GOAL OF THE EXERCISE:
Each line of the data below that carries the word "Garcia" needs to be copied.

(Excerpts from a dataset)
+---+

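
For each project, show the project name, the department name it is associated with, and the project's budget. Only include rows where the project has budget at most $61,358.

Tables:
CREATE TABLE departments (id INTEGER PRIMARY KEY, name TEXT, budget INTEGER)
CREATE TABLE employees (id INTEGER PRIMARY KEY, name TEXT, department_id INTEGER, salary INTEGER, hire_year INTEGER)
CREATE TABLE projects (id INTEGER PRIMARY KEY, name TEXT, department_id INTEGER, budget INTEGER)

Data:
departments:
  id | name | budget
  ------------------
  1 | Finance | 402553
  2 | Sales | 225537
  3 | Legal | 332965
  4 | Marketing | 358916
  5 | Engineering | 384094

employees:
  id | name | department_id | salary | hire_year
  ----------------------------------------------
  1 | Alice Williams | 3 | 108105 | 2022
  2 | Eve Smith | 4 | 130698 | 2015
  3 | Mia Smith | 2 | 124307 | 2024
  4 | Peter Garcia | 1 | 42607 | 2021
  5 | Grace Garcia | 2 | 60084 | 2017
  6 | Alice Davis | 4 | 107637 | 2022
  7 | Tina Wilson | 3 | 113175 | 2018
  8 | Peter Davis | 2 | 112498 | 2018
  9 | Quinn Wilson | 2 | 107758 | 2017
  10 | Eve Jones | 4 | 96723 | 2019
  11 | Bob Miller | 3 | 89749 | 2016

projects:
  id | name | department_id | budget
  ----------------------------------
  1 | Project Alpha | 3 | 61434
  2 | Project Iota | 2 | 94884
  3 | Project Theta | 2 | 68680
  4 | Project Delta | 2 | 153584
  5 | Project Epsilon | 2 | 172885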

+---+

WRITTEN SOLUTION:
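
  4 | Peter Garcia | 1 | 42607 | 2021
  5 | Grace Garcia | 2 | 60084 | 2017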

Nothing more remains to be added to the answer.